Exercise aim:
Print the line that contains "What is y(E(-3), -4)*(-368), if" and every line that follows it in the data below, ending with the final line; include nothing else.
##### Material for this exercise #####
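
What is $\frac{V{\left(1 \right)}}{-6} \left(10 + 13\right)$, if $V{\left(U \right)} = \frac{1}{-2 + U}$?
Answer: $\frac{23}{6} \approx 3.8333$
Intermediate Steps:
$\frac{V{\left(1 \right)}}{-6} \left(10 + 13\right) = \frac{1}{\left(-2 + 1\right) \left(-6\right)} \left(10 + 13\right) = \frac{1}{-1} \left(- \frac{1}{6}\right) 23 = \left(-1\right) \left(- \frac{1}{6}\right) 23 = \frac{1}{6} \cdot 23 = \frac{23}{6}$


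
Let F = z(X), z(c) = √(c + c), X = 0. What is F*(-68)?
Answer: 0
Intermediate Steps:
z(c) = √2*√c (z(c) = √(2*c) = √2*√c)
F = 0 (F = √2*√0 = √2*0 = 0)
F*(-68) = 0*(-68) = 0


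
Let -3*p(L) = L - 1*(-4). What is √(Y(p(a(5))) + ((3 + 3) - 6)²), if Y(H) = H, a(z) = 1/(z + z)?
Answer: I*√1230/30 ≈ 1.169*I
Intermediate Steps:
a(z) = 1/(2*z)
p(L) = -4/3 - L/3 (p(L) = -(L - 1*(-4))/3 = -(L + 4)/3 = -(4 + L)/3 = -4/3 - L/3)
√(Y(p(a(5))) + ((3 + 3) - 6)²) = √((-4/3 - 1/(6*5)) + ((3 + 3) - 6)²) = √((-4/3 - 1/(6*5)) + (6 - 6)²) = √((-4/3 - ⅓*⅒) + 0²) = √((-4/3 - 1/30) + 0) = √(-41/30 + 0) = √(-41/30) = I*√1230/30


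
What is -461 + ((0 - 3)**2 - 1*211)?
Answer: -663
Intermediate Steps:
-461 + ((0 - 3)**2 - 1*211) = -461 + ((-3)**2 - 211) = -461 + (9 - 211) = -461 - 202 = -663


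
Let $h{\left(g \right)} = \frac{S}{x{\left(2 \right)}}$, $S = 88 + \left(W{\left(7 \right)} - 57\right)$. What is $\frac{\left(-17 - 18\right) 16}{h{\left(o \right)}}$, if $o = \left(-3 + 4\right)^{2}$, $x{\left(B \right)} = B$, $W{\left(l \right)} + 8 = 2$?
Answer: $- \frac{224}{5} \approx -44.8$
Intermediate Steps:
$W{\left(l \right)} = -6$ ($W{\left(l \right)} = -8 + 2 = -6$)
$S = 25$ ($S = 88 - 63 = 25$)
$o = 1$ ($o = 1^{2} = 1$)
$h{\left(g \right)} = \frac{25}{2}$
$\frac{\left(-17 - 18\right) 16}{h{\left(o \right)}} = \frac{\left(-17 - 18\right) 16}{\frac{25}{2}} = \left(-35\right) 16 \cdot \frac{2}{25} = \left(-560\right) \frac{2}{25} = - \frac{224}{5}$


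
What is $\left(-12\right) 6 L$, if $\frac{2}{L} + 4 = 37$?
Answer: $- \frac{48}{11} \approx -4.3636$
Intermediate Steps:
$L = \frac{2}{33}$ ($L = \frac{2}{-4 + 37} = \frac{2}{33} \approx 0.060606$)
$\left(-12\right) 6 L = \left(-12\right) 6 \cdot \frac{2}{33} = \left(-72\right) \frac{2}{33} = - \frac{48}{11}$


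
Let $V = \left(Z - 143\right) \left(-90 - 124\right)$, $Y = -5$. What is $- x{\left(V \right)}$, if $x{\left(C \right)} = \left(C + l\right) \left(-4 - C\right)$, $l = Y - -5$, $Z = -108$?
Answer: $2885408652$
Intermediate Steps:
$l = 0$ ($l = -5 - -5 = -5 + 5 = 0$)
$V = 53714$ ($V = \left(-108 - 143\right) \left(-90 - 124\right) = \left(-251\right) \left(-214\right) = 53714$)
$x{\left(C \right)} = C \left(-4 - C\right)$ ($x{\left(C \right)} = \left(C + 0\right) \left(-4 - C\right) = C \left(-4 - C\right)$)
$- x{\left(V \right)} = - 53714 \left(-4 - 53714\right) = - 53714 \left(-53718\right) = \left(-1\right) \left(-2885408652\right) = 2885408652$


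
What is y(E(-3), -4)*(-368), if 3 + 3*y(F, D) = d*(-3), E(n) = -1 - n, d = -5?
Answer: -1472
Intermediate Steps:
y(F, D) = 4 (y(F, D) = -1 + (-5*(-3))/3 = -1 + (⅓)*15 = -1 + 5 = 4)
y(E(-3), -4)*(-368) = 4*(-368) = -1472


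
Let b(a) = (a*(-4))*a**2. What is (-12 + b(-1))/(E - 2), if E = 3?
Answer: -8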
#####
Solution to this exercise:
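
What is y(E(-3), -4)*(-368), if 3 + 3*y(F, D) = d*(-3), E(n) = -1 - n, d = -5?
Answer: -1472
Intermediate Steps:
y(F, D) = 4 (y(F, D) = -1 + (-5*(-3))/3 = -1 + (⅓)*15 = -1 + 5 = 4)
y(E(-3), -4)*(-368) = 4*(-368) = -1472


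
Let b(a) = (a*(-4))*a**2. What is (-12 + b(-1))/(E - 2), if E = 3?
Answer: -8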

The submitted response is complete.